● **Task description**: Using the records below, give again exactly the lines from the line that contains "D2: PD code: X-(17,12,18,13)" through the line that contains "D4: PD code: X+(18,6,19,5)", both ends included, and only those.

● **Excerpted data**:
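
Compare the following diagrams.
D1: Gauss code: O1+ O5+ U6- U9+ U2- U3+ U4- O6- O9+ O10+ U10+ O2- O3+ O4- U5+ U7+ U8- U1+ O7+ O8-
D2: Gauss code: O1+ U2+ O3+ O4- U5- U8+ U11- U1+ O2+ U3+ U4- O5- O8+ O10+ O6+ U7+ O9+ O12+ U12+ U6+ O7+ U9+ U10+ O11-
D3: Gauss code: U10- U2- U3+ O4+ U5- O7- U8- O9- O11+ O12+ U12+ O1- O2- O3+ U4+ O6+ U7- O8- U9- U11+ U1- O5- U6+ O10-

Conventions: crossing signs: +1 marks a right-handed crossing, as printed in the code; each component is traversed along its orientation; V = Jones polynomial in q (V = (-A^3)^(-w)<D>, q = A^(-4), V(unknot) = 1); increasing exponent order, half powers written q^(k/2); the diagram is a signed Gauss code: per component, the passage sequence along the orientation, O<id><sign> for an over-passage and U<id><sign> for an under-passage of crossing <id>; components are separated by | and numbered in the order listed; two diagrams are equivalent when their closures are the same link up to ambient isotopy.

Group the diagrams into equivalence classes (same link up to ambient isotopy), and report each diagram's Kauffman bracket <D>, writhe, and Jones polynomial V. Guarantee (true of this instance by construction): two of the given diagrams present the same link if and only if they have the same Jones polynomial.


classes: {D1} | {D2} | {D3}
V(D1) = 1  [10 crossings, <D> = A^6, w = +2]
V(D2) = q + q^3 - q^4  [12 crossings, <D> = -A^2 + A^6 + A^14, w = +6]
V(D3) = q^-5 - 2q^-4 + 2q^-3 - 2q^-2 + 2q^-1 - 1 + q  [12 crossings, <D> = A^-10 - A^-6 + 2A^-2 - 2A^2 + 2A^6 - 2A^10 + A^14, w = -2]
note: comparing 3 Jones polynomials yields 3 groups


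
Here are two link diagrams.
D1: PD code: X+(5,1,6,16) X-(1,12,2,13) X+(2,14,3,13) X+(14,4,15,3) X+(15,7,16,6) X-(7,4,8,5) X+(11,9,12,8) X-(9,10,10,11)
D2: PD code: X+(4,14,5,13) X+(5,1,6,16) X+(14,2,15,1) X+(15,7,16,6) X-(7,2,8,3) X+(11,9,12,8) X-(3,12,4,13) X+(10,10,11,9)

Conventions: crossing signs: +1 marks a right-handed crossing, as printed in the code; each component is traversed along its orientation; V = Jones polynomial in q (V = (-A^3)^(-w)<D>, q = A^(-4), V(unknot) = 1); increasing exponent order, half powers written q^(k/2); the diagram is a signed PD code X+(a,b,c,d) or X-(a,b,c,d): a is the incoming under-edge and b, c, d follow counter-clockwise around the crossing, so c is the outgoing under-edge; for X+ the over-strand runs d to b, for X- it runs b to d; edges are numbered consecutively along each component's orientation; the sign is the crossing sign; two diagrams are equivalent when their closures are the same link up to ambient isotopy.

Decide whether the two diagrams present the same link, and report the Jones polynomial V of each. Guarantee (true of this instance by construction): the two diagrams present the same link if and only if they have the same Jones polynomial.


equivalent: yes
D1 (bracket A^6; 8 crossings at w = +2): V = 1
D2 (bracket A^12; 8 crossings at w = +4): V = 1
key observation: from 8 to 8 crossings by R-moves: one link, two diagrams


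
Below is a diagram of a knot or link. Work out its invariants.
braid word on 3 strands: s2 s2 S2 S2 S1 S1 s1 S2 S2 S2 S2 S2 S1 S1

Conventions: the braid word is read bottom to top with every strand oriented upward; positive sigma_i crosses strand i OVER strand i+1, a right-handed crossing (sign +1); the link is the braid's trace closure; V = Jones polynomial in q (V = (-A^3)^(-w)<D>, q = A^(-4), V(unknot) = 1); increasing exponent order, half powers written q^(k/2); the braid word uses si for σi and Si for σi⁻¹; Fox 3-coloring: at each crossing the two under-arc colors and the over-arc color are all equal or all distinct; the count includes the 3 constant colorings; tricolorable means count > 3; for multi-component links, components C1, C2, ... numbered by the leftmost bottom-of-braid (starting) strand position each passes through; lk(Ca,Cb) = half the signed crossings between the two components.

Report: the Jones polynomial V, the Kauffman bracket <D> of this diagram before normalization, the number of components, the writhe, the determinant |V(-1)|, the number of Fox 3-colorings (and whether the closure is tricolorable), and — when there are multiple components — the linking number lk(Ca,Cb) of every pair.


V = q^-11 - 2q^-10 + 2q^-9 - 3q^-8 + 2q^-7 - 2q^-6 + 2q^-5 + q^-3
<D> = A^-12 + 2A^-4 - 2 + 2A^4 - 3A^8 + 2A^12 - 2A^16 + A^20 (w = -8)
1 component over 14 crossings, w = -8
9 Fox colorings among 3^14, |V(-1)| = 15: tricolorable
why: |V(-1)| = 15: so tricolorable, since 3 divides 15


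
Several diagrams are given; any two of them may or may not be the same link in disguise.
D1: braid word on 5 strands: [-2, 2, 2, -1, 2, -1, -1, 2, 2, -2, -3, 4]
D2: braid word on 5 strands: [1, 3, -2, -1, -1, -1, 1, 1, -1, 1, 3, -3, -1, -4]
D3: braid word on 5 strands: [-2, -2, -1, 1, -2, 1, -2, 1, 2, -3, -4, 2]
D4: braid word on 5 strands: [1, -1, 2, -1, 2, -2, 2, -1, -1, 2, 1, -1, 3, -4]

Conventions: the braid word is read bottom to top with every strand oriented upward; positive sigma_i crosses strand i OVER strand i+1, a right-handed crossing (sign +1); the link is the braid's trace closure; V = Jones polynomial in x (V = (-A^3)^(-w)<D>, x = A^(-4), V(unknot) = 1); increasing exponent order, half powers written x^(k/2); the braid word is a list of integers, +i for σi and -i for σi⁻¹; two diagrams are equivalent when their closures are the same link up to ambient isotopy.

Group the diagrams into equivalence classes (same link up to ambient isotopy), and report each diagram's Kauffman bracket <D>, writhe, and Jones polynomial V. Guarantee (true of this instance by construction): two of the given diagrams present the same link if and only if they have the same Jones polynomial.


grouping into links: {D1, D4} | {D2} | {D3}
V(D1) = -x^-3 + 2x^-2 - 2x^-1 + 3 - 2x + 2x^2 - x^3  (w 0, c 12, <D> = -A^-12 + 2A^-8 - 2A^-4 + 3 - 2A^4 + 2A^8 - A^12)
V(D2) = 1  (w -2, c 14, <D> = A^-6)
V(D3) = x^-2 - x^-1 + 1 - x + x^2  (w -2, c 12, <D> = A^-14 - A^-10 + A^-6 - A^-2 + A^2)
D4 (bracket -A^-12 + 2A^-8 - 2A^-4 + 3 - 2A^4 + 2A^8 - A^12; 14 crossings at w = 0): V = -x^-3 + 2x^-2 - 2x^-1 + 3 - 2x + 2x^2 - x^3
key observation: comparing 4 Jones polynomials yields 3 groups


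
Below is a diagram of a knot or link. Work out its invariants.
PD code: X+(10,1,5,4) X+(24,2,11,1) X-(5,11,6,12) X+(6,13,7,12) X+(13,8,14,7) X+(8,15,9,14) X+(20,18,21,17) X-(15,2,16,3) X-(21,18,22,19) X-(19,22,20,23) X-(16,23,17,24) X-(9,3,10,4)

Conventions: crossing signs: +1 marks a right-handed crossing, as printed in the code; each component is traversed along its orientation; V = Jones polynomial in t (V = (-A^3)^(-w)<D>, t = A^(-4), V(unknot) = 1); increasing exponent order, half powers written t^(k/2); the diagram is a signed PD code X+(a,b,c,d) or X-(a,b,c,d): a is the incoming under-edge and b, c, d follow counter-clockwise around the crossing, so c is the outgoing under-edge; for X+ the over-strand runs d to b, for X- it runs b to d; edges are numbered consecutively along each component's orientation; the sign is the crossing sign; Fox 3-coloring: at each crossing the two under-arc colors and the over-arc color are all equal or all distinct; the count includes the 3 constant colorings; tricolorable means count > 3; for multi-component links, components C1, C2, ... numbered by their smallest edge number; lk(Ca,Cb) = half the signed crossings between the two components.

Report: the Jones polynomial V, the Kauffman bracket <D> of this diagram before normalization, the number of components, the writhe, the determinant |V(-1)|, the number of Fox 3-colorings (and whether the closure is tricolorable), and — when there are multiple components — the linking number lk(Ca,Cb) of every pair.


V = 1 + t + t^2 + t^3
<D> = A^-12 + A^-8 + A^-4 + 1 (w = 0)
3 components over 12 crossings, w = 0
lk(C1,C2): 0
lk(C1,C3) = 0
linking number lk(C2,C3) = +1
9 Fox colorings among 3^13, |V(-1)| = 0: tricolorable
why: summing lk over 3 pairs gives +1


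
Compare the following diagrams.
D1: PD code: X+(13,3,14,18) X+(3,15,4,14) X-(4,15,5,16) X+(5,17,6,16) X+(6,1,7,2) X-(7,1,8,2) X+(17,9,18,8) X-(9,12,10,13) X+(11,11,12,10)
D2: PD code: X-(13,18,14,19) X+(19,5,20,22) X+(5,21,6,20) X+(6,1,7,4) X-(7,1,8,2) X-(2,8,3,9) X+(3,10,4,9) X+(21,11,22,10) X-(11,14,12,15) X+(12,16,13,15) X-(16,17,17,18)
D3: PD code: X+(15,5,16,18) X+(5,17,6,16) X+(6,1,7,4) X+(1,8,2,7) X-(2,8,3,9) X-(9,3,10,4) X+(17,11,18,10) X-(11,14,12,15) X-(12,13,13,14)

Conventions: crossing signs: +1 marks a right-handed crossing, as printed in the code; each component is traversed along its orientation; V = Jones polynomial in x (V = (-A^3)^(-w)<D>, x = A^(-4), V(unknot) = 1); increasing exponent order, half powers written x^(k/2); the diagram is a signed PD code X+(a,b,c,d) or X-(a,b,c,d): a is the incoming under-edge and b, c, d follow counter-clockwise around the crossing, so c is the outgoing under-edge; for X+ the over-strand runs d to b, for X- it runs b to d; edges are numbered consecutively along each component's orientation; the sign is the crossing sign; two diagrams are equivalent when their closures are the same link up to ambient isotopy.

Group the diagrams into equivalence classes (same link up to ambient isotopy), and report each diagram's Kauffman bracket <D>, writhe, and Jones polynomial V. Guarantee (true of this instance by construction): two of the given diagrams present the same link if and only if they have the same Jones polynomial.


equivalence classes: {D1, D2, D3}
D1 (bracket -A^-9 + A^-1 + A^3 + A^7; 9 crossings at w = +3): V = -x^(1/2) - x^(3/2) - x^(5/2) + x^(9/2)
D2 (bracket -A^-15 + A^-7 + A^-3 + A; 11 crossings at w = +1): V = -x^(1/2) - x^(3/2) - x^(5/2) + x^(9/2)
V(D3) = -x^(1/2) - x^(3/2) - x^(5/2) + x^(9/2)  [9 crossings, <D> = -A^-15 + A^-7 + A^-3 + A, w = +1]
key observation: all 3 diagrams share one V(x), hence one class


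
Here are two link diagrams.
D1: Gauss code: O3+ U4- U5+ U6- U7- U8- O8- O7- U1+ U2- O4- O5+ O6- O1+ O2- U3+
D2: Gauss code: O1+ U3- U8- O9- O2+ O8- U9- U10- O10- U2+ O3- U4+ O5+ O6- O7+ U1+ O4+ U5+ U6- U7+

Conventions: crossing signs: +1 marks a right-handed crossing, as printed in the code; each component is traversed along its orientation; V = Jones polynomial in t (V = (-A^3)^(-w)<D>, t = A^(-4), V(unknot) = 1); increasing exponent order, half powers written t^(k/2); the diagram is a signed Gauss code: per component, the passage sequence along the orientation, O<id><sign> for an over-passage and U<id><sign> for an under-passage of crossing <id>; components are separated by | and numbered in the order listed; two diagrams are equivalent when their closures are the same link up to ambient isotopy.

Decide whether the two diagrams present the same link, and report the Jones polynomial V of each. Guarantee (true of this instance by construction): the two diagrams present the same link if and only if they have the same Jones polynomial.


equivalent: no
D1 (bracket A^-6; 8 crossings at w = -2): V = 1
D2 (bracket -A^-16 + A^-12 + A^-4; 10 crossings at w = 0): V = t + t^3 - t^4
key observation: 2 values of V(t) split the 2 diagrams


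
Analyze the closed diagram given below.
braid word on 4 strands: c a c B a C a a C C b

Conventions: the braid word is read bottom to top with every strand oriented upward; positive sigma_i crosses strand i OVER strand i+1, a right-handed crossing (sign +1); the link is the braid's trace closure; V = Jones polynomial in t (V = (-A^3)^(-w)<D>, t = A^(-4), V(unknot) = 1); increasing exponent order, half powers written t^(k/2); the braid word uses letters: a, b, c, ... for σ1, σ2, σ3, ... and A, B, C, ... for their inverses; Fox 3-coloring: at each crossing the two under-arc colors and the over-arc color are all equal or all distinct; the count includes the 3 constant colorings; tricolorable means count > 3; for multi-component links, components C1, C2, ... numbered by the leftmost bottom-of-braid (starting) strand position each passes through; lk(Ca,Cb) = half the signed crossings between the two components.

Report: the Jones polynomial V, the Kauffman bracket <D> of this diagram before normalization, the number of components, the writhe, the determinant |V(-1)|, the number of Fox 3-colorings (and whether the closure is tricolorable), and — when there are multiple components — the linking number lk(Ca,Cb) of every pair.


V = -t^-2 + 2t^-1 - 3 + 5t - 4t^2 + 5t^3 - 4t^4 + 2t^5 - t^6
<D> = A^-15 - 2A^-11 + 4A^-7 - 5A^-3 + 4A - 5A^5 + 3A^9 - 2A^13 + A^17 (w = +3)
1 component over 11 crossings, w = +3
9 Fox colorings among 3^11, |V(-1)| = 27: tricolorable
why: |V(-1)| = 27: so tricolorable, since 3 divides 27


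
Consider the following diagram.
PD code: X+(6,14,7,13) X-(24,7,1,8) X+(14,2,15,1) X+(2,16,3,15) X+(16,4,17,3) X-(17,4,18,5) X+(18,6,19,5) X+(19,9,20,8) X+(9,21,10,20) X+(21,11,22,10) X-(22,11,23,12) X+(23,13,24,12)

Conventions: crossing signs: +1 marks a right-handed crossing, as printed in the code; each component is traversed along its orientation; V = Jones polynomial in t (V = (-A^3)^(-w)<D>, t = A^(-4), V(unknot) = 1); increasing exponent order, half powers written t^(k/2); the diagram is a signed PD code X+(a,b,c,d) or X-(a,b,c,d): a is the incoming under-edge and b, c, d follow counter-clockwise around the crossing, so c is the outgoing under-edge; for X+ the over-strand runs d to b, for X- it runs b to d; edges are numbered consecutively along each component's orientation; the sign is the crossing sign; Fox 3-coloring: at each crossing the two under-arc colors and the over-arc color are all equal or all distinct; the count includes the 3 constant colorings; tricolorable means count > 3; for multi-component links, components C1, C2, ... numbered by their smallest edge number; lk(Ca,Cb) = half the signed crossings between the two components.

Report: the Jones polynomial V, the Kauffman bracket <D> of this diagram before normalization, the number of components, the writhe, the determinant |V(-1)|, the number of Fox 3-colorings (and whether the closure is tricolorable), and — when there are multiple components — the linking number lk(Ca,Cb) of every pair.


V(t) = t^2 - t^3 + 3t^4 - 3t^5 + 3t^6 - 3t^7 + 2t^8 - t^9
bracket: -A^-18 + 2A^-14 - 3A^-10 + 3A^-6 - 3A^-2 + 3A^2 - A^6 + A^10, w = +6
1 component, writhe +6, over 12 crossings
det 17, colorings 3 of 3^12 — not tricolorable
observation: w = +6 (over 12 crossings) is diagram-only; (-A^3)^(-6) removes it from V


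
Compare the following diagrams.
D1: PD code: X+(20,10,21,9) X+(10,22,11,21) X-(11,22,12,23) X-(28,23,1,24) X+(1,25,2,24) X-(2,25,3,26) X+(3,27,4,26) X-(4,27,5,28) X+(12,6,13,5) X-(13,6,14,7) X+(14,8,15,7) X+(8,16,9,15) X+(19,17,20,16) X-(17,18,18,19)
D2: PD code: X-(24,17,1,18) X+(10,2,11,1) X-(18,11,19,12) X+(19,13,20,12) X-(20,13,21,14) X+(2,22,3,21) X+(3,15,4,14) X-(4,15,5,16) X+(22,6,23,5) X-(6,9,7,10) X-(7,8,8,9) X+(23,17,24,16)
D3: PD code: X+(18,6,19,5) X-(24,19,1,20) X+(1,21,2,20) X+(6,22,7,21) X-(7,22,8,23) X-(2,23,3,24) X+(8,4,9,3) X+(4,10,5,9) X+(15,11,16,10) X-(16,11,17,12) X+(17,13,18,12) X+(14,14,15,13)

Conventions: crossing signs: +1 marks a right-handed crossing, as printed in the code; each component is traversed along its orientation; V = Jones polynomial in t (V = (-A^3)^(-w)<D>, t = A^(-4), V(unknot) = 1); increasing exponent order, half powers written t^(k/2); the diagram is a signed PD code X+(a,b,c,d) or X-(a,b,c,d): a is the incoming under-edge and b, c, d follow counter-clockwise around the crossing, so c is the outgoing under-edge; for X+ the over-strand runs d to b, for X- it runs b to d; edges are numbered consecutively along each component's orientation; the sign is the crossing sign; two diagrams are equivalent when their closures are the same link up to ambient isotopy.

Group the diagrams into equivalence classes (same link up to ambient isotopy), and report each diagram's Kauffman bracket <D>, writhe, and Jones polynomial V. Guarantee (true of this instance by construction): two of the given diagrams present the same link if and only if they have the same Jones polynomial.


grouping into links: {D1, D2, D3}
V(D1) = t + t^3 - t^4  (w +2, c 14, <D> = -A^-10 + A^-6 + A^2)
V(D2) = t + t^3 - t^4  (w 0, c 12, <D> = -A^-16 + A^-12 + A^-4)
V(D3) = t + t^3 - t^4  [12 crossings, <D> = -A^-4 + 1 + A^8, w = +4]
why: one V(t) for all 3 diagrams — one class (guaranteed)


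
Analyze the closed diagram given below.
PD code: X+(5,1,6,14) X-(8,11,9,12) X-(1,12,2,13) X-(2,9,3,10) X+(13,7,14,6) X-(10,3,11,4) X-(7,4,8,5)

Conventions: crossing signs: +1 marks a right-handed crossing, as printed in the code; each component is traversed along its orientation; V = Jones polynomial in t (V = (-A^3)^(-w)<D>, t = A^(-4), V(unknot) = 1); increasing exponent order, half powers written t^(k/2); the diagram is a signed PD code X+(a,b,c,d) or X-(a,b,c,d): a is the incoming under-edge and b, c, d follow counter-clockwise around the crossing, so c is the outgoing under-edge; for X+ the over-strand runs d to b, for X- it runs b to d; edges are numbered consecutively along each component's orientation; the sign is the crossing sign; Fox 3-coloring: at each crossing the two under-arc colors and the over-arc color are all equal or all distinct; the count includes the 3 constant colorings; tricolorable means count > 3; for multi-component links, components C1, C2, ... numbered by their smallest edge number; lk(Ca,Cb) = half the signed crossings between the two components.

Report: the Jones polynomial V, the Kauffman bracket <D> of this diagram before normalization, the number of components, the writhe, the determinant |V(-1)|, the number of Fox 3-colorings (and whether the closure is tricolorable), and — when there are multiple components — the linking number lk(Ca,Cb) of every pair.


V(t) = t^-5 - 2t^-4 + 2t^-3 - 2t^-2 + 2t^-1 - 1 + t
bracket: -A^-13 + A^-9 - 2A^-5 + 2A^-1 - 2A^3 + 2A^7 - A^11, w = -3
1 component, writhe -3, over 7 crossings
det 11, colorings 3 of 3^7 — not tricolorable
observation: det 11 = |V(-1)|; not divisible by 3, so not tricolorable


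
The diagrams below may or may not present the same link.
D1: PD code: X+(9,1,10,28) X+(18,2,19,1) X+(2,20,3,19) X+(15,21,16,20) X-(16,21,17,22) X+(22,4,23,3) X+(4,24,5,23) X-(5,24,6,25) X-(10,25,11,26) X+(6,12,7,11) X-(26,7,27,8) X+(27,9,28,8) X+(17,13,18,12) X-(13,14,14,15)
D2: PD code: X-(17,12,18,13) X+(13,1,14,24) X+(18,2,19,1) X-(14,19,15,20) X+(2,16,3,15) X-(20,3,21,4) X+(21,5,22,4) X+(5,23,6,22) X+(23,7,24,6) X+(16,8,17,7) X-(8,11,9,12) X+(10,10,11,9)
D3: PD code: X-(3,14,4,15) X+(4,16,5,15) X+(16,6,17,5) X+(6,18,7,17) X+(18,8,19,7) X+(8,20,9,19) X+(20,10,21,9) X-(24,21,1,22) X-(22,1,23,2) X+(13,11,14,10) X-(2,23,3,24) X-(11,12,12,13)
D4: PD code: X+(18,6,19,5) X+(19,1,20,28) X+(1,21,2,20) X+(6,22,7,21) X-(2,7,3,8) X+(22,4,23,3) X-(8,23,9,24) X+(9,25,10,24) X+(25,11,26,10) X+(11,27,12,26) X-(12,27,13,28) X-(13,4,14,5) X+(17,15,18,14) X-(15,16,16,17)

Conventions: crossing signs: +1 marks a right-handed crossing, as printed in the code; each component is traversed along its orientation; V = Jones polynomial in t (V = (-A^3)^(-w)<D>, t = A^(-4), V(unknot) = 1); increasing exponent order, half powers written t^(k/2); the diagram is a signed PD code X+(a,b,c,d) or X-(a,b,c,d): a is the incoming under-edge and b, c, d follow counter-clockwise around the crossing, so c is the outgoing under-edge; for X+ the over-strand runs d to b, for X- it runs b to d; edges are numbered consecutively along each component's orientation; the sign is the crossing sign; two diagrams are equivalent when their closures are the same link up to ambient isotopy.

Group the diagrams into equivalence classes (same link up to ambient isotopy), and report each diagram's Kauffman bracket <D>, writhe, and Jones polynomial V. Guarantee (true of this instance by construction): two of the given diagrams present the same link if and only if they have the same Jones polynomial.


classes: {D1} | {D2, D4} | {D3}
V(D1) = t + t^3 - t^4  [14 crossings, <D> = -A^-4 + 1 + A^8, w = +4]
V(D2) = t - t^2 + 2t^3 - t^4 + t^5 - t^6  [12 crossings, <D> = -A^-12 + A^-8 - A^-4 + 2 - A^4 + A^8, w = +4]
V(D3) = -t^-2 + t^-1 - 1 + 3t - 2t^2 + 3t^3 - 2t^4 + t^5 - t^6  [12 crossings, <D> = -A^-18 + A^-14 - 2A^-10 + 3A^-6 - 2A^-2 + 3A^2 - A^6 + A^10 - A^14, w = +2]
D4 (bracket -A^-12 + A^-8 - A^-4 + 2 - A^4 + A^8; 14 crossings at w = +4): V = t - t^2 + 2t^3 - t^4 + t^5 - t^6
insight: V(t) takes 3 values over 4 diagrams, fixing the grouping


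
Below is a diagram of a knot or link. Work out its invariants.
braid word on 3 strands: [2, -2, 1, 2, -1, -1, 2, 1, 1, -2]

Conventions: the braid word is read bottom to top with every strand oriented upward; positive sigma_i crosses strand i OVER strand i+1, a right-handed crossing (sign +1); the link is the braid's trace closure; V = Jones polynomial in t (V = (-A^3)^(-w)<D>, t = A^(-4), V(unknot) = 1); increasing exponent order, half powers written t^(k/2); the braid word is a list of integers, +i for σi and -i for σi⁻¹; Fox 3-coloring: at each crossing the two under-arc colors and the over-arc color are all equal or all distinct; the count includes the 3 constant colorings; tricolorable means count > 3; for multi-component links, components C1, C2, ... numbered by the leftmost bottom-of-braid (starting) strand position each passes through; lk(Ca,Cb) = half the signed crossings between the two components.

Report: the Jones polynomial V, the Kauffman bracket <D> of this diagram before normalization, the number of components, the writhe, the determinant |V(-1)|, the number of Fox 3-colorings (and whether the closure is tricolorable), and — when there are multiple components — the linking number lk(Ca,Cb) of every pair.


V(t) = -t^-1 + 2 - t + 2t^2 - t^3 + t^4 - t^5
bracket: -A^-14 + A^-10 - A^-6 + 2A^-2 - A^2 + 2A^6 - A^10, w = +2
1 component, writhe +2, over 10 crossings
det 9, colorings 9 of 3^10 — tricolorable
observation: the span of V is 6, forcing >= 6 crossings in any diagram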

● **Answer area**:
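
D2: PD code: X-(17,12,18,13) X+(13,1,14,24) X+(18,2,19,1) X-(14,19,15,20) X+(2,16,3,15) X-(20,3,21,4) X+(21,5,22,4) X+(5,23,6,22) X+(23,7,24,6) X+(16,8,17,7) X-(8,11,9,12) X+(10,10,11,9)
D3: PD code: X-(3,14,4,15) X+(4,16,5,15) X+(16,6,17,5) X+(6,18,7,17) X+(18,8,19,7) X+(8,20,9,19) X+(20,10,21,9) X-(24,21,1,22) X-(22,1,23,2) X+(13,11,14,10) X-(2,23,3,24) X-(11,12,12,13)
D4: PD code: X+(18,6,19,5) X+(19,1,20,28) X+(1,21,2,20) X+(6,22,7,21) X-(2,7,3,8) X+(22,4,23,3) X-(8,23,9,24) X+(9,25,10,24) X+(25,11,26,10) X+(11,27,12,26) X-(12,27,13,28) X-(13,4,14,5) X+(17,15,18,14) X-(15,16,16,17)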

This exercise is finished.